(Beginning of THE DATA)
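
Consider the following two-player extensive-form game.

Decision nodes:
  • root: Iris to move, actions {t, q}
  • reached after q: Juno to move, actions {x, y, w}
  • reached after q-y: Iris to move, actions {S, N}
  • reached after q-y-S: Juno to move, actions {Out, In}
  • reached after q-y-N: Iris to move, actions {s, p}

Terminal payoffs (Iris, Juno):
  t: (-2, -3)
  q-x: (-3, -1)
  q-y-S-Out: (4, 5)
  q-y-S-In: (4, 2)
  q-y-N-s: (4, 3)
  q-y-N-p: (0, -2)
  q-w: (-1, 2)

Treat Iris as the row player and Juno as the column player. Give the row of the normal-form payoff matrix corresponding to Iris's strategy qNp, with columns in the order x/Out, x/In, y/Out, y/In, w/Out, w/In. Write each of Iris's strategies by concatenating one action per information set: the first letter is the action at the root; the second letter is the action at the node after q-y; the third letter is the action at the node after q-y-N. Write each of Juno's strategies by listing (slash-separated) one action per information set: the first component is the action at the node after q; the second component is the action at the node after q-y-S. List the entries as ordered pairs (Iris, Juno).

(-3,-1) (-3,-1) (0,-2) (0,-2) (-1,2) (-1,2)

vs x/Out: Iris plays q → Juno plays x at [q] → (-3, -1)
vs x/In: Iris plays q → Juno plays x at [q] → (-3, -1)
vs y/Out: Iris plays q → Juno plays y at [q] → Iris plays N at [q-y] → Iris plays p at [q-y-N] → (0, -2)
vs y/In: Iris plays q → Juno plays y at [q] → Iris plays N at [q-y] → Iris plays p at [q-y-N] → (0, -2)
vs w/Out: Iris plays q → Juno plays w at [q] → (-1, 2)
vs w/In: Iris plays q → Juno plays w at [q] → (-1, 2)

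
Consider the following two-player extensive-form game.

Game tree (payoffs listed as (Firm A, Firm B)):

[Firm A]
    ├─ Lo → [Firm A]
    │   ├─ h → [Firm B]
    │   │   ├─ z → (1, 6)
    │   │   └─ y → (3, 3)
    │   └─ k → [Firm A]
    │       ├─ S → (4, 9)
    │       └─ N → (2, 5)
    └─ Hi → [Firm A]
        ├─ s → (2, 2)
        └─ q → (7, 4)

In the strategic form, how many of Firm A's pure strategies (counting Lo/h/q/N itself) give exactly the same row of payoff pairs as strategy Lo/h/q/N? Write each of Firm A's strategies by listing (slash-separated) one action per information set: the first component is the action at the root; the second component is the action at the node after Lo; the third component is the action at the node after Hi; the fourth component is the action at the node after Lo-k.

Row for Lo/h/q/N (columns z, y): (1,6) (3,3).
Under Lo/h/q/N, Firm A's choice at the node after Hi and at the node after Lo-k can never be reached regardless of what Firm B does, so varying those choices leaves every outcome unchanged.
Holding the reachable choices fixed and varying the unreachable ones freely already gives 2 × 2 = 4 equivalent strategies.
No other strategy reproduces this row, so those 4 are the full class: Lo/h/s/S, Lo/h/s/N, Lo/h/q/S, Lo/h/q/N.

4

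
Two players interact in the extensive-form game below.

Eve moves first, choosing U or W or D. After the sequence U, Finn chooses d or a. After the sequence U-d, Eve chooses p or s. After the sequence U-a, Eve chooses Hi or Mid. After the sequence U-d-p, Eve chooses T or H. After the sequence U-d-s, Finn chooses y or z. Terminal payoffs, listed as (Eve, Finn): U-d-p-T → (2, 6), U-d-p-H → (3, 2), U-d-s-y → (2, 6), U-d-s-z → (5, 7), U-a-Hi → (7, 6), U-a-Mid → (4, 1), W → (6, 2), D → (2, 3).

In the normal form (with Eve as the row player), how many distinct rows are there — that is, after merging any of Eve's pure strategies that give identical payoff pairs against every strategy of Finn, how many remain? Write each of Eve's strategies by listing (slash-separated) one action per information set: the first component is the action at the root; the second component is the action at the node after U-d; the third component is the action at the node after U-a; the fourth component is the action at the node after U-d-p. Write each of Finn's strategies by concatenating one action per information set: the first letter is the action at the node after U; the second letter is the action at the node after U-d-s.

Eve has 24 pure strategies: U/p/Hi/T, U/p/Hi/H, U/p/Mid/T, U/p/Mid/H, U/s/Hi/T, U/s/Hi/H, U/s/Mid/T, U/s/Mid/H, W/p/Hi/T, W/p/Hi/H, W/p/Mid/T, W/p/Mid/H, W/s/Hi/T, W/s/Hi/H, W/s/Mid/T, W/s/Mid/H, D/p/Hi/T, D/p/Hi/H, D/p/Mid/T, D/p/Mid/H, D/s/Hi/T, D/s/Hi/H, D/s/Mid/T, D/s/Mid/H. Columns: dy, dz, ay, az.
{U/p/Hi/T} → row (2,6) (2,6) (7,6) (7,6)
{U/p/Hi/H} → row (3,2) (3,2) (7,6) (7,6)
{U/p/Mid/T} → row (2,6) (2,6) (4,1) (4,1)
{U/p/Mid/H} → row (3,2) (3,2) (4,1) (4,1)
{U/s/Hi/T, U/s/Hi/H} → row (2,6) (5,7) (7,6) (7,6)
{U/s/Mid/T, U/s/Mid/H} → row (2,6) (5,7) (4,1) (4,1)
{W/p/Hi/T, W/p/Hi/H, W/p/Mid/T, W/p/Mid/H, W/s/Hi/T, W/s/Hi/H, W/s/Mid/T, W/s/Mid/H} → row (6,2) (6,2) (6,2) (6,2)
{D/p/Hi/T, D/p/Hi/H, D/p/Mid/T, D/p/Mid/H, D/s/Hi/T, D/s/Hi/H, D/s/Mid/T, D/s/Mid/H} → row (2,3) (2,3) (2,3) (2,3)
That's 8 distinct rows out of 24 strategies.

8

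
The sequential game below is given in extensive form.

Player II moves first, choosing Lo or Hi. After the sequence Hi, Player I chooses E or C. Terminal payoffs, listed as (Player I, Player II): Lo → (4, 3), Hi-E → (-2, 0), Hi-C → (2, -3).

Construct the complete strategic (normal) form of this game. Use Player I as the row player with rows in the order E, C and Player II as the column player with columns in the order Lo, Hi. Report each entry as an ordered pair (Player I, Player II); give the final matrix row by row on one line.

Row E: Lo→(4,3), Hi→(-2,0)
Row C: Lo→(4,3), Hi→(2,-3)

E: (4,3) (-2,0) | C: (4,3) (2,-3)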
(End of THE DATA)
◆ TASK DIRECTIONS: Within the entries above, how many lines include the word "actions"? Respond with the number only.

◆ TASK SOLUTION: 5